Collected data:
****************

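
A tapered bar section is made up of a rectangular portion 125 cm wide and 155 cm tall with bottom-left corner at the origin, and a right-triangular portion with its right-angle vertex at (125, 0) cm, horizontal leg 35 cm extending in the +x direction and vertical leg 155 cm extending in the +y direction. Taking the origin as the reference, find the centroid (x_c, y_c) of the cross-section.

rectangular portion: A = 125 × 155 = 19375.00, centroid at (62.50, 77.50).
triangular portion: A = ½·35·155 = 2712.50, centroid at (136.67, 51.67).
ΣA = 22087.50 cm²
ΣAx_c = (19375.00)(62.50) + (2712.50)(136.67) = 1581645.83 cm³
ΣAy_c = (19375.00)(77.50) + (2712.50)(51.67) = 1641708.33 cm³
x_c = 1581645.83 / 22087.50 = 71.61 cm
y_c = 1641708.33 / 22087.50 = 74.33 cm

x_c = 71.61 cm, y_c = 74.33 cm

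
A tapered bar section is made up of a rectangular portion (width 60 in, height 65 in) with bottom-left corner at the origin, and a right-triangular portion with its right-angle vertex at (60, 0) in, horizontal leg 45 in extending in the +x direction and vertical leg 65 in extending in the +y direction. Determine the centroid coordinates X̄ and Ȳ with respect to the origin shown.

Part | A | x̄ᵢ | ȳᵢ | A·x̄ᵢ | A·ȳᵢ
rectangular portion | 3900.00 | 30.00 | 32.50 | 117000.00 | 126750.00
triangular portion | 1462.50 | 75.00 | 21.67 | 109687.50 | 31687.50
Σ | 5362.50 |  |  | 226687.50 | 158437.50
X̄ = 226687.50 / 5362.50 = 42.27 in
Ȳ = 158437.50 / 5362.50 = 29.55 in

X̄ = 42.27 in, Ȳ = 29.55 in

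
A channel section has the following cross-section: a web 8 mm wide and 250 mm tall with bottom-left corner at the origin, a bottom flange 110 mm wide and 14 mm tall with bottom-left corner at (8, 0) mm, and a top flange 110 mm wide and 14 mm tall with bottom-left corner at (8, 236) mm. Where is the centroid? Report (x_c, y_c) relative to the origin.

x_c = 39.77 mm, y_c = 125.00 mm

web: A = 8 × 250 = 2000.00, centroid at (4.00, 125.00).
bottom flange: A = 110 × 14 = 1540.00, centroid at (63.00, 7.00).
top flange: A = 110 × 14 = 1540.00, centroid at (63.00, 243.00).
ΣA = 5080.00 mm²
ΣAx_c = (2000.00)(4.00) + (1540.00)(63.00) + (1540.00)(63.00) = 202040.00 mm³
ΣAy_c = (2000.00)(125.00) + (1540.00)(7.00) + (1540.00)(243.00) = 635000.00 mm³
x_c = 202040.00 / 5080.00 = 39.77 mm
y_c = 635000.00 / 5080.00 = 125.00 mm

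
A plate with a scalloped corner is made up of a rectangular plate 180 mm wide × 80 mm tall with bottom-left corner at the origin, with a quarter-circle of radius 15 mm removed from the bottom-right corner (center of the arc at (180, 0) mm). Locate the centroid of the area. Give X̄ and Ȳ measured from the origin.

plate: A = 180 × 80 = 14400.00, centroid at (90.00, 40.00).
removed quarter-circle: A = −¼π·15² = -176.71, centroid at (173.63, 6.37).
ΣA = 14223.29 mm², ΣAX̄ = 1265316.37 mm³, ΣAȲ = 574875.00 mm³.
X̄ = 1265316.37/14223.29 = 88.96 mm; Ȳ = 574875.00/14223.29 = 40.42 mm.

X̄ = 88.96 mm, Ȳ = 40.42 mm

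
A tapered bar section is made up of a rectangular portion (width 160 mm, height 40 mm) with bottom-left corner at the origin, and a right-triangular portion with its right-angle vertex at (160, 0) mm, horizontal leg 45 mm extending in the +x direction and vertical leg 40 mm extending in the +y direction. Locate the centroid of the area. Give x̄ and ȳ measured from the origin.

x̄ = 91.71 mm, ȳ = 19.18 mm

rectangular portion: A = 160 × 40 = 6400.00, centroid at (80.00, 20.00).
triangular portion: A = ½·45·40 = 900.00, centroid at (175.00, 13.33).
ΣA = 7300.00 mm²
ΣAx̄ = (6400.00)(80.00) + (900.00)(175.00) = 669500.00 mm³
ΣAȳ = (6400.00)(20.00) + (900.00)(13.33) = 140000.00 mm³
x̄ = 669500.00 / 7300.00 = 91.71 mm
ȳ = 140000.00 / 7300.00 = 19.18 mm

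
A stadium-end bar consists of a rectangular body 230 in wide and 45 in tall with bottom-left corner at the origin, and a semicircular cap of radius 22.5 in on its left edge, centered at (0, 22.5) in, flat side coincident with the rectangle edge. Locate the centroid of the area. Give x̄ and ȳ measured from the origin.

rectangular body: A = 230 × 45 = 10350.00, centroid at (115.00, 22.50).
semicircular end: A = ½π·22.5² = 795.22, centroid at (-9.55, 22.50).
ΣA = 11145.22 in²
ΣAx̄ = (10350.00)(115.00) + (795.22)(-9.55) = 1182656.25 in³
ΣAȳ = (10350.00)(22.50) + (795.22)(22.50) = 250767.35 in³
x̄ = 1182656.25 / 11145.22 = 106.11 in
ȳ = 250767.35 / 11145.22 = 22.50 in

x̄ = 106.11 in, ȳ = 22.50 in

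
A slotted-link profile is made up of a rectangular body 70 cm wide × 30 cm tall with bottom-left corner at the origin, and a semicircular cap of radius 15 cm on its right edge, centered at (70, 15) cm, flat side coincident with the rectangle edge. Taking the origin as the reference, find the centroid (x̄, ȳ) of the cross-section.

Part | A | x̄ᵢ | ȳᵢ | A·x̄ᵢ | A·ȳᵢ
rectangular body | 2100.00 | 35.00 | 15.00 | 73500.00 | 31500.00
semicircular end | 353.43 | 76.37 | 15.00 | 26990.04 | 5301.44
Σ | 2453.43 |  |  | 100490.04 | 36801.44
x̄ = 100490.04 / 2453.43 = 40.96 cm
ȳ = 36801.44 / 2453.43 = 15.00 cm

x̄ = 40.96 cm, ȳ = 15.00 cm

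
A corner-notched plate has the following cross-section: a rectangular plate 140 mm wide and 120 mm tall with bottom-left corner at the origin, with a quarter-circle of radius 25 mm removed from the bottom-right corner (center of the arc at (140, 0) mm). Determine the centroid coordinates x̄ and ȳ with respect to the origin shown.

plate: A = 140 × 120 = 16800.00, centroid at (70.00, 60.00).
removed quarter-circle: A = −¼π·25² = -490.87, centroid at (129.39, 10.61).
ΣA = 16309.13 mm², ΣAx̄ = 1112485.99 mm³, ΣAȳ = 1002791.67 mm³.
x̄ = 1112485.99/16309.13 = 68.21 mm; ȳ = 1002791.67/16309.13 = 61.49 mm.

x̄ = 68.21 mm, ȳ = 61.49 mm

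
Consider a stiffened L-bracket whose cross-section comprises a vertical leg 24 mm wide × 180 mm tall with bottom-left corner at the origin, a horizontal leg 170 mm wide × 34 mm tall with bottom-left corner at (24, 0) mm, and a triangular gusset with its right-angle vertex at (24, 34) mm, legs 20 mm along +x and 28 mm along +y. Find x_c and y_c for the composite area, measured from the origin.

vertical leg: A = 24 × 180 = 4320.00, centroid at (12.00, 90.00).
horizontal leg: A = 170 × 34 = 5780.00, centroid at (109.00, 17.00).
gusset: A = ½·20·28 = 280.00, centroid at (30.67, 43.33).
ΣA = 10380.00 mm², ΣAx_c = 690446.67 mm³, ΣAy_c = 499193.33 mm³.
x_c = 690446.67/10380.00 = 66.52 mm; y_c = 499193.33/10380.00 = 48.09 mm.

x_c = 66.52 mm, y_c = 48.09 mm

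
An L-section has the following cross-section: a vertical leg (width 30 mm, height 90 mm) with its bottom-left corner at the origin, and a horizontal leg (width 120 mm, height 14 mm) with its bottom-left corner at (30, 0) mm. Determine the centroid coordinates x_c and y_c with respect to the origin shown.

x_c = 43.77 mm, y_c = 30.42 mm

vertical leg: A = 30 × 90 = 2700.00, centroid at (15.00, 45.00).
horizontal leg: A = 120 × 14 = 1680.00, centroid at (90.00, 7.00).
ΣA = 4380.00 mm²
ΣAx_c = (2700.00)(15.00) + (1680.00)(90.00) = 191700.00 mm³
ΣAy_c = (2700.00)(45.00) + (1680.00)(7.00) = 133260.00 mm³
x_c = 191700.00 / 4380.00 = 43.77 mm
y_c = 133260.00 / 4380.00 = 30.42 mm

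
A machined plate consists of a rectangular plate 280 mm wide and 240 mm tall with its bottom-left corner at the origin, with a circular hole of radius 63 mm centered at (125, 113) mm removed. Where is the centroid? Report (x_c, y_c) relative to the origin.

x_c = 143.42 mm, y_c = 121.59 mm

Part | A | x̄ᵢ | ȳᵢ | A·x̄ᵢ | A·ȳᵢ
plate | 67200.00 | 140.00 | 120.00 | 9408000.00 | 8064000.00
hole | -12468.98 | 125.00 | 113.00 | -1558622.66 | -1408994.88
Σ | 54731.02 |  |  | 7849377.34 | 6655005.12
x_c = 7849377.34 / 54731.02 = 143.42 mm
y_c = 6655005.12 / 54731.02 = 121.59 mm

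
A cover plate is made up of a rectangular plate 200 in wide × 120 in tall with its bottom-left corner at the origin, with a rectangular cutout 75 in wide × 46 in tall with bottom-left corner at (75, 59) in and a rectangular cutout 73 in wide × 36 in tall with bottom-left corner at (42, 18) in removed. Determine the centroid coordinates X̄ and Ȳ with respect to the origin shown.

X̄ = 100.75 in, Ȳ = 59.28 in

Part | A | x̄ᵢ | ȳᵢ | A·x̄ᵢ | A·ȳᵢ
plate | 24000.00 | 100.00 | 60.00 | 2400000.00 | 1440000.00
hole 1 | -3450.00 | 112.50 | 82.00 | -388125.00 | -282900.00
hole 2 | -2628.00 | 78.50 | 36.00 | -206298.00 | -94608.00
Σ | 17922.00 |  |  | 1805577.00 | 1062492.00
X̄ = 1805577.00 / 17922.00 = 100.75 in
Ȳ = 1062492.00 / 17922.00 = 59.28 in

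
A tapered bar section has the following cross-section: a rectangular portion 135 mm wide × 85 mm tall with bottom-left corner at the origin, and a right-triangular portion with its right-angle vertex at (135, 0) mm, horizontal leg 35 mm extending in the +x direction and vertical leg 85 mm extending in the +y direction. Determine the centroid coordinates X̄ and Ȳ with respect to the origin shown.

rectangular portion: A = 135 × 85 = 11475.00, centroid at (67.50, 42.50).
triangular portion: A = ½·35·85 = 1487.50, centroid at (146.67, 28.33).
ΣA = 12962.50 mm², ΣAX̄ = 992729.17 mm³, ΣAȲ = 529833.33 mm³.
X̄ = 992729.17/12962.50 = 76.58 mm; Ȳ = 529833.33/12962.50 = 40.87 mm.

X̄ = 76.58 mm, Ȳ = 40.87 mm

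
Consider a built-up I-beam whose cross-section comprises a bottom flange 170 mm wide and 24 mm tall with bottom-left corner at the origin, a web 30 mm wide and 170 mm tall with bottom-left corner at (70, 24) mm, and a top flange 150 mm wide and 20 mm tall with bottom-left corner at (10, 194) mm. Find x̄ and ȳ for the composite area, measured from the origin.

x̄ = 85.00 mm, ȳ = 99.91 mm

bottom flange: A = 170 × 24 = 4080.00, centroid at (85.00, 12.00).
web: A = 30 × 170 = 5100.00, centroid at (85.00, 109.00).
top flange: A = 150 × 20 = 3000.00, centroid at (85.00, 204.00).
ΣA = 12180.00 mm², ΣAx̄ = 1035300.00 mm³, ΣAȳ = 1216860.00 mm³.
x̄ = 1035300.00/12180.00 = 85.00 mm; ȳ = 1216860.00/12180.00 = 99.91 mm.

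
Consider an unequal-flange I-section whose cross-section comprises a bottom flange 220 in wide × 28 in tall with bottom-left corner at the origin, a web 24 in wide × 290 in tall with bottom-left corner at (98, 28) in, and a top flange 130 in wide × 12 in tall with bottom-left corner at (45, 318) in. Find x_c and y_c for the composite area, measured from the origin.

bottom flange: A = 220 × 28 = 6160.00, centroid at (110.00, 14.00).
web: A = 24 × 290 = 6960.00, centroid at (110.00, 173.00).
top flange: A = 130 × 12 = 1560.00, centroid at (110.00, 324.00).
ΣA = 14680.00 in²
ΣAx_c = (6160.00)(110.00) + (6960.00)(110.00) + (1560.00)(110.00) = 1614800.00 in³
ΣAy_c = (6160.00)(14.00) + (6960.00)(173.00) + (1560.00)(324.00) = 1795760.00 in³
x_c = 1614800.00 / 14680.00 = 110.00 in
y_c = 1795760.00 / 14680.00 = 122.33 in

x_c = 110.00 in, y_c = 122.33 in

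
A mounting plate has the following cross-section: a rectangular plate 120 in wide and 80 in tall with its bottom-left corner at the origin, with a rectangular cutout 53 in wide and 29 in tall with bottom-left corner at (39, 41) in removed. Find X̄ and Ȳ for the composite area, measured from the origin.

Part | A | x̄ᵢ | ȳᵢ | A·x̄ᵢ | A·ȳᵢ
plate | 9600.00 | 60.00 | 40.00 | 576000.00 | 384000.00
hole | -1537.00 | 65.50 | 55.50 | -100673.50 | -85303.50
Σ | 8063.00 |  |  | 475326.50 | 298696.50
X̄ = 475326.50 / 8063.00 = 58.95 in
Ȳ = 298696.50 / 8063.00 = 37.05 in

X̄ = 58.95 in, Ȳ = 37.05 in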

****************

• **TASK OBJECTIVE**: Please print exactly the lines of the entries above, beginning with the line that contains "A mounting plate" and ending with the last line.

• **RESPONSE BELOW**:
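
A mounting plate has the following cross-section: a rectangular plate 120 in wide and 80 in tall with its bottom-left corner at the origin, with a rectangular cutout 53 in wide and 29 in tall with bottom-left corner at (39, 41) in removed. Find X̄ and Ȳ for the composite area, measured from the origin.

Part | A | x̄ᵢ | ȳᵢ | A·x̄ᵢ | A·ȳᵢ
plate | 9600.00 | 60.00 | 40.00 | 576000.00 | 384000.00
hole | -1537.00 | 65.50 | 55.50 | -100673.50 | -85303.50
Σ | 8063.00 |  |  | 475326.50 | 298696.50
X̄ = 475326.50 / 8063.00 = 58.95 in
Ȳ = 298696.50 / 8063.00 = 37.05 in

X̄ = 58.95 in, Ȳ = 37.05 in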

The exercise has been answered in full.